Supplied records section start
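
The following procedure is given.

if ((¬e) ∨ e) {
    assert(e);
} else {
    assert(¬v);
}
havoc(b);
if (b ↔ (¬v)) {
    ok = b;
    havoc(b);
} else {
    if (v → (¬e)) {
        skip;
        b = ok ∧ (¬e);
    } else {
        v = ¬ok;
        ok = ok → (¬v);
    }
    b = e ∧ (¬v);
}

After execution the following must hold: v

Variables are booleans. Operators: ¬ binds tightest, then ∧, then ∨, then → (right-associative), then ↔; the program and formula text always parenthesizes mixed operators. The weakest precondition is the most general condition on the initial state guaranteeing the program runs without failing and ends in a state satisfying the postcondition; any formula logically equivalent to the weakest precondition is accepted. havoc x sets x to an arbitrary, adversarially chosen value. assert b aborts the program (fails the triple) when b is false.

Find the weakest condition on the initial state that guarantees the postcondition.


Working backward. After the program, v must hold.
Then branch requires v; else branch requires ((v → (¬e)) → v) ∧ ((¬(v → (¬e))) → (¬ok)).
Before the if: ((b ↔ (¬v)) → v) ∧ ((¬(b ↔ (¬v))) → (((v → (¬e)) → v) ∧ ((¬(v → (¬e))) → (¬ok))))
Before havoc b: ((¬v) → v) ∧ (v → (((v → (¬e)) → v) ∧ ((¬(v → (¬e))) → (¬ok)))) ∧ ((¬v) → (((v → (¬e)) → v) ∧ ((¬(v → (¬e))) → (¬ok))))
Then branch requires e ∧ ((¬v) → v) ∧ (v → (((v → (¬e)) → v) ∧ ((¬(v → (¬e))) → (¬ok)))) ∧ ((¬v) → (((v → (¬e)) → v) ∧ ((¬(v → (¬e))) → (¬ok)))); else branch requires (¬v) ∧ ((¬v) → v) ∧ (v → (((v → (¬e)) → v) ∧ ((¬(v → (¬e))) → (¬ok)))) ∧ ((¬v) → (((v → (¬e)) → v) ∧ ((¬(v → (¬e))) → (¬ok)))).
Before the if: e ∧ ((¬v) → v) ∧ (v → (((v → (¬e)) → v) ∧ ((¬(v → (¬e))) → (¬ok)))) ∧ ((¬v) → (((v → (¬e)) → v) ∧ ((¬(v → (¬e))) → (¬ok))))
Answer: WP = e ∧ ((¬v) → v) ∧ (v → (((v → (¬e)) → v) ∧ ((¬(v → (¬e))) → (¬ok)))) ∧ ((¬v) → (((v → (¬e)) → v) ∧ ((¬(v → (¬e))) → (¬ok))))


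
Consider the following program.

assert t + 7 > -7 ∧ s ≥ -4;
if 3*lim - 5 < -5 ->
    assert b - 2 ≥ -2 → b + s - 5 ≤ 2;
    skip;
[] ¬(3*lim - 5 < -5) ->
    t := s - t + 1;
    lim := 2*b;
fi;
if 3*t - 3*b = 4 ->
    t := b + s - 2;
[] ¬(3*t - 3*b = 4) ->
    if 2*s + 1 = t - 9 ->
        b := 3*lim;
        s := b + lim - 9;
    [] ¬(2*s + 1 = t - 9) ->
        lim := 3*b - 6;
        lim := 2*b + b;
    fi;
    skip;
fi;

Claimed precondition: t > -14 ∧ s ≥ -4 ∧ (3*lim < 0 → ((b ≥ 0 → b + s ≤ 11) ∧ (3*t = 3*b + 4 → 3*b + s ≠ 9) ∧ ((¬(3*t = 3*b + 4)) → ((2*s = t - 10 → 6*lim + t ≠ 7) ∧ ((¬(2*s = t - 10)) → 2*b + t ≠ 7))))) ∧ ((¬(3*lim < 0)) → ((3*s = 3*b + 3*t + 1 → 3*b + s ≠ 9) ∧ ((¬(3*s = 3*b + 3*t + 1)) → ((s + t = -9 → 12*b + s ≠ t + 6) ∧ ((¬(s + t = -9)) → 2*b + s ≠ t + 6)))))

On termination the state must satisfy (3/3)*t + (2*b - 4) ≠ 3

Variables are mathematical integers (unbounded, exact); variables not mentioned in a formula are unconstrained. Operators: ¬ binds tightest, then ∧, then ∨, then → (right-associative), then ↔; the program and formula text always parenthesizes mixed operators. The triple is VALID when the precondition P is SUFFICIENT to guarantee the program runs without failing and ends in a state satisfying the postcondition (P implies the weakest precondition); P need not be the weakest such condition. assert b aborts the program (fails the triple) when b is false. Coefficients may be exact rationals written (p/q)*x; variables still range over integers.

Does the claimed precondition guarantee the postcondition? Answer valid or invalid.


Working backward. After the program, the postcondition (3/3)*t + (2*b - 4) ≠ 3 must hold; in canonical form it is 2*b + t ≠ 7.
Then branch requires 3*b + s ≠ 9; else branch requires (2*s = t - 10 → 6*lim + t ≠ 7) ∧ ((¬(2*s = t - 10)) → 2*b + t ≠ 7).
Before the if: (3*t = 3*b + 4 → 3*b + s ≠ 9) ∧ ((¬(3*t = 3*b + 4)) → ((2*s = t - 10 → 6*lim + t ≠ 7) ∧ ((¬(2*s = t - 10)) → 2*b + t ≠ 7)))
Then branch requires (b ≥ 0 → b + s ≤ 7) ∧ (3*t = 3*b + 4 → 3*b + s ≠ 9) ∧ ((¬(3*t = 3*b + 4)) → ((2*s = t - 10 → 6*lim + t ≠ 7) ∧ ((¬(2*s = t - 10)) → 2*b + t ≠ 7))); else branch requires (3*s = 3*b + 3*t + 1 → 3*b + s ≠ 9) ∧ ((¬(3*s = 3*b + 3*t + 1)) → ((s + t = -9 → 12*b + s ≠ t + 6) ∧ ((¬(s + t = -9)) → 2*b + s ≠ t + 6))).
Before the if: (3*lim < 0 → ((b ≥ 0 → b + s ≤ 7) ∧ (3*t = 3*b + 4 → 3*b + s ≠ 9) ∧ ((¬(3*t = 3*b + 4)) → ((2*s = t - 10 → 6*lim + t ≠ 7) ∧ ((¬(2*s = t - 10)) → 2*b + t ≠ 7))))) ∧ ((¬(3*lim < 0)) → ((3*s = 3*b + 3*t + 1 → 3*b + s ≠ 9) ∧ ((¬(3*s = 3*b + 3*t + 1)) → ((s + t = -9 → 12*b + s ≠ t + 6) ∧ ((¬(s + t = -9)) → 2*b + s ≠ t + 6)))))
Before assert t + 7 > -7 ∧ s ≥ -4: t > -14 ∧ s ≥ -4 ∧ (3*lim < 0 → ((b ≥ 0 → b + s ≤ 7) ∧ (3*t = 3*b + 4 → 3*b + s ≠ 9) ∧ ((¬(3*t = 3*b + 4)) → ((2*s = t - 10 → 6*lim + t ≠ 7) ∧ ((¬(2*s = t - 10)) → 2*b + t ≠ 7))))) ∧ ((¬(3*lim < 0)) → ((3*s = 3*b + 3*t + 1 → 3*b + s ≠ 9) ∧ ((¬(3*s = 3*b + 3*t + 1)) → ((s + t = -9 → 12*b + s ≠ t + 6) ∧ ((¬(s + t = -9)) → 2*b + s ≠ t + 6)))))
The weakest precondition is t > -14 ∧ s ≥ -4 ∧ (3*lim < 0 → ((b ≥ 0 → b + s ≤ 7) ∧ (3*t = 3*b + 4 → 3*b + s ≠ 9) ∧ ((¬(3*t = 3*b + 4)) → ((2*s = t - 10 → 6*lim + t ≠ 7) ∧ ((¬(2*s = t - 10)) → 2*b + t ≠ 7))))) ∧ ((¬(3*lim < 0)) → ((3*s = 3*b + 3*t + 1 → 3*b + s ≠ 9) ∧ ((¬(3*s = 3*b + 3*t + 1)) → ((s + t = -9 → 12*b + s ≠ t + 6) ∧ ((¬(s + t = -9)) → 2*b + s ≠ t + 6))))).
Check whether t > -14 ∧ s ≥ -4 ∧ (3*lim < 0 → ((b ≥ 0 → b + s ≤ 11) ∧ (3*t = 3*b + 4 → 3*b + s ≠ 9) ∧ ((¬(3*t = 3*b + 4)) → ((2*s = t - 10 → 6*lim + t ≠ 7) ∧ ((¬(2*s = t - 10)) → 2*b + t ≠ 7))))) ∧ ((¬(3*lim < 0)) → ((3*s = 3*b + 3*t + 1 → 3*b + s ≠ 9) ∧ ((¬(3*s = 3*b + 3*t + 1)) → ((s + t = -9 → 12*b + s ≠ t + 6) ∧ ((¬(s + t = -9)) → 2*b + s ≠ t + 6))))) implies it.
Countermodel: at the initial state b = 0, lim = -1, s = 8, t = 6, the precondition holds but the weakest precondition fails.
Answer: invalid


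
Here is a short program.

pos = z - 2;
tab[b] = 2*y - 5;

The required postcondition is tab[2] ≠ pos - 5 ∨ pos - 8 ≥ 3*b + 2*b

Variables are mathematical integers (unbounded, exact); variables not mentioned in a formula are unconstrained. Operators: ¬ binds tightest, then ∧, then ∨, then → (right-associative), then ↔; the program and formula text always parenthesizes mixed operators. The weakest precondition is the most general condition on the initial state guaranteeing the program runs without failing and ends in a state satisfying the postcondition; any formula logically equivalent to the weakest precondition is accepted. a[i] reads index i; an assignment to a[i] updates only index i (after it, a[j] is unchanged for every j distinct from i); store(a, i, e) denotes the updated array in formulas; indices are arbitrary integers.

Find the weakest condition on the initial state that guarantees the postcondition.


Working backward. After the program, the postcondition tab[2] ≠ pos - 5 ∨ pos - 8 ≥ 3*b + 2*b must hold; in canonical form it is tab[2] ≠ pos - 5 ∨ pos ≥ 5*b + 8.
Before tab[b] := 2*y - 5: store(tab, b, 2*y - 5)[2] ≠ pos - 5 ∨ pos ≥ 5*b + 8
Before pos := z - 2: store(tab, b, 2*y - 5)[2] ≠ z - 7 ∨ z ≥ 5*b + 10
Answer: WP = store(tab, b, 2*y - 5)[2] ≠ z - 7 ∨ z ≥ 5*b + 10


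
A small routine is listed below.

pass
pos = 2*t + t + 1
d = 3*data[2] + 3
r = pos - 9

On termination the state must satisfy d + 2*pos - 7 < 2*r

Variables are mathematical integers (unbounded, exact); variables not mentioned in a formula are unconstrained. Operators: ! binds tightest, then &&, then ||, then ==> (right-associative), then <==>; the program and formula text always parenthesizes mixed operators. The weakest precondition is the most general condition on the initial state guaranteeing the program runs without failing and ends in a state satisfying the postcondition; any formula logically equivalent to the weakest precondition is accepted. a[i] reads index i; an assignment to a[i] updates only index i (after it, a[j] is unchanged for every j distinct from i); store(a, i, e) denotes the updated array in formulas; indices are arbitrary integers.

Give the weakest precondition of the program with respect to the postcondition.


Working backward. After the program, the postcondition d + 2*pos - 7 < 2*r must hold; in canonical form it is d + 2*pos < 2*r + 7.
Before r := pos - 9: d < -11
Before d := 3*data[2] + 3: 3*data[2] < -14
Before pos := 2*t + t + 1: 3*data[2] < -14
Before skip: 3*data[2] < -14
Answer: WP = 3*data[2] < -14


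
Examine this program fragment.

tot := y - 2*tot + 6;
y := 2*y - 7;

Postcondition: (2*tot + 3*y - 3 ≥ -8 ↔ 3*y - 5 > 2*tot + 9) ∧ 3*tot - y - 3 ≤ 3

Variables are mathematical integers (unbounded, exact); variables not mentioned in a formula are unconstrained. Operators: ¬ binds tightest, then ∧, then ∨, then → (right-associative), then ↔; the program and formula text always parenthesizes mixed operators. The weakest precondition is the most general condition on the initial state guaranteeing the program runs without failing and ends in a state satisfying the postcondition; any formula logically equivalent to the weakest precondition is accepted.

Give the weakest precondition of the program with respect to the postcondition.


Working backward. After the program, the postcondition (2*tot + 3*y - 3 ≥ -8 ↔ 3*y - 5 > 2*tot + 9) ∧ 3*tot - y - 3 ≤ 3 must hold; in canonical form it is (2*tot + 3*y ≥ -5 ↔ 3*y > 2*tot + 14) ∧ 3*tot ≤ y + 6.
Before y := 2*y - 7: (2*tot + 6*y ≥ 16 ↔ 6*y > 2*tot + 35) ∧ 3*tot ≤ 2*y - 1
Before tot := y - 2*tot + 6: (8*y ≥ 4*tot + 4 ↔ 4*tot + 4*y > 47) ∧ y ≤ 6*tot - 19
Answer: WP = (8*y ≥ 4*tot + 4 ↔ 4*tot + 4*y > 47) ∧ y ≤ 6*tot - 19


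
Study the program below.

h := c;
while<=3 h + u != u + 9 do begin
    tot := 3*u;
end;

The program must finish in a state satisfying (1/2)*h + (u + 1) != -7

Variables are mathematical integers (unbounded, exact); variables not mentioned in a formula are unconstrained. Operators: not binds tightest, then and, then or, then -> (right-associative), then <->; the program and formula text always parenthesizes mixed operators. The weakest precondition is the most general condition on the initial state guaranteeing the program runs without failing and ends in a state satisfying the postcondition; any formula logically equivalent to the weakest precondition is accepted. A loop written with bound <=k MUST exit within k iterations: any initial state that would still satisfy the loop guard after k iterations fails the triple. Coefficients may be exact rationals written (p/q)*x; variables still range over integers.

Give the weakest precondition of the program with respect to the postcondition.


Working backward. After the program, the postcondition (1/2)*h + (u + 1) != -7 must hold; in canonical form it is (1/2)*h + u != -8.
Before the loop (bound <=3), unroll the exhaustion recursion (WP_0 = exit-now case; WP_j = one more guarded iteration, up to j = 3):
  WP_0: (not (h != 9)) and (1/2)*h + u != -8
  WP_1: (h != 9 -> ((not (h != 9)) and (1/2)*h + u != -8)) and ((not (h != 9)) -> (1/2)*h + u != -8)
  WP_2: (h != 9 -> ((h != 9 -> ((not (h != 9)) and (1/2)*h + u != -8)) and ((not (h != 9)) -> (1/2)*h + u != -8))) and ((not (h != 9)) -> (1/2)*h + u != -8)
  WP_3: (h != 9 -> ((h != 9 -> ((h != 9 -> ((not (h != 9)) and (1/2)*h + u != -8)) and ((not (h != 9)) -> (1/2)*h + u != -8))) and ((not (h != 9)) -> (1/2)*h + u != -8))) and ((not (h != 9)) -> (1/2)*h + u != -8)
So before the loop: (h != 9 -> ((h != 9 -> ((h != 9 -> ((not (h != 9)) and (1/2)*h + u != -8)) and ((not (h != 9)) -> (1/2)*h + u != -8))) and ((not (h != 9)) -> (1/2)*h + u != -8))) and ((not (h != 9)) -> (1/2)*h + u != -8)
Before h := c: (c != 9 -> ((c != 9 -> ((c != 9 -> ((not (c != 9)) and (1/2)*c + u != -8)) and ((not (c != 9)) -> (1/2)*c + u != -8))) and ((not (c != 9)) -> (1/2)*c + u != -8))) and ((not (c != 9)) -> (1/2)*c + u != -8)
Answer: WP = (c != 9 -> ((c != 9 -> ((c != 9 -> ((not (c != 9)) and (1/2)*c + u != -8)) and ((not (c != 9)) -> (1/2)*c + u != -8))) and ((not (c != 9)) -> (1/2)*c + u != -8))) and ((not (c != 9)) -> (1/2)*c + u != -8)


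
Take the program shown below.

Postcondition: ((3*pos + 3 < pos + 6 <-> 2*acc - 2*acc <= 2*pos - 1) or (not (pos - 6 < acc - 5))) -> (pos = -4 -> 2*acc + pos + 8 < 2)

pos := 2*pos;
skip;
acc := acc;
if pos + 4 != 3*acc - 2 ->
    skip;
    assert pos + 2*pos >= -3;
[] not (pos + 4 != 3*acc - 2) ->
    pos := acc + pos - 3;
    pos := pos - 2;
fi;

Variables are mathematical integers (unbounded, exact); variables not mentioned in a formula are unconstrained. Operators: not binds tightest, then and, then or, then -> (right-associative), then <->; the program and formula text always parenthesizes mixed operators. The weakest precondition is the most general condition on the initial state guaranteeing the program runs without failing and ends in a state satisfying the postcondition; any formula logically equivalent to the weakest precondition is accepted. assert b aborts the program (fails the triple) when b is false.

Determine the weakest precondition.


Working backward. After the program, the postcondition ((3*pos + 3 < pos + 6 <-> 2*acc - 2*acc <= 2*pos - 1) or (not (pos - 6 < acc - 5))) -> (pos = -4 -> 2*acc + pos + 8 < 2) must hold; in canonical form it is ((2*pos < 3 <-> 2*pos >= 1) or (not (pos < acc + 1))) -> (pos = -4 -> 2*acc + pos < -6).
Then branch requires 3*pos >= -3 and (((2*pos < 3 <-> 2*pos >= 1) or (not (pos < acc + 1))) -> (pos = -4 -> 2*acc + pos < -6)); else branch requires ((2*acc + 2*pos < 13 <-> 2*acc + 2*pos >= 11) or (not (pos < 6))) -> (acc + pos = 1 -> 3*acc + pos < -1).
Before the if: (pos != 3*acc - 6 -> (3*pos >= -3 and (((2*pos < 3 <-> 2*pos >= 1) or (not (pos < acc + 1))) -> (pos = -4 -> 2*acc + pos < -6)))) and ((not (pos != 3*acc - 6)) -> (((2*acc + 2*pos < 13 <-> 2*acc + 2*pos >= 11) or (not (pos < 6))) -> (acc + pos = 1 -> 3*acc + pos < -1)))
Before acc := acc: (pos != 3*acc - 6 -> (3*pos >= -3 and (((2*pos < 3 <-> 2*pos >= 1) or (not (pos < acc + 1))) -> (pos = -4 -> 2*acc + pos < -6)))) and ((not (pos != 3*acc - 6)) -> (((2*acc + 2*pos < 13 <-> 2*acc + 2*pos >= 11) or (not (pos < 6))) -> (acc + pos = 1 -> 3*acc + pos < -1)))
Before skip: (pos != 3*acc - 6 -> (3*pos >= -3 and (((2*pos < 3 <-> 2*pos >= 1) or (not (pos < acc + 1))) -> (pos = -4 -> 2*acc + pos < -6)))) and ((not (pos != 3*acc - 6)) -> (((2*acc + 2*pos < 13 <-> 2*acc + 2*pos >= 11) or (not (pos < 6))) -> (acc + pos = 1 -> 3*acc + pos < -1)))
Before pos := 2*pos: (2*pos != 3*acc - 6 -> (6*pos >= -3 and (((4*pos < 3 <-> 4*pos >= 1) or (not (2*pos < acc + 1))) -> (2*pos = -4 -> 2*acc + 2*pos < -6)))) and ((not (2*pos != 3*acc - 6)) -> (((2*acc + 4*pos < 13 <-> 2*acc + 4*pos >= 11) or (not (2*pos < 6))) -> (acc + 2*pos = 1 -> 3*acc + 2*pos < -1)))
Answer: WP = (2*pos != 3*acc - 6 -> (6*pos >= -3 and (((4*pos < 3 <-> 4*pos >= 1) or (not (2*pos < acc + 1))) -> (2*pos = -4 -> 2*acc + 2*pos < -6)))) and ((not (2*pos != 3*acc - 6)) -> (((2*acc + 4*pos < 13 <-> 2*acc + 4*pos >= 11) or (not (2*pos < 6))) -> (acc + 2*pos = 1 -> 3*acc + 2*pos < -1)))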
Supplied records section end
### What you are asked to do
Go through the material above and output exactly the lines from the one containing "[] not (pos + 4 != 3*acc - 2) ->" through the one containing "is accepted. assert".

### Response for this exercise
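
[] not (pos + 4 != 3*acc - 2) ->
    pos := acc + pos - 3;
    pos := pos - 2;
fi;

Variables are mathematical integers (unbounded, exact); variables not mentioned in a formula are unconstrained. Operators: not binds tightest, then and, then or, then -> (right-associative), then <->; the program and formula text always parenthesizes mixed operators. The weakest precondition is the most general condition on the initial state guaranteeing the program runs without failing and ends in a state satisfying the postcondition; any formula logically equivalent to the weakest precondition is accepted. assert b aborts the program (fails the triple) when b is false.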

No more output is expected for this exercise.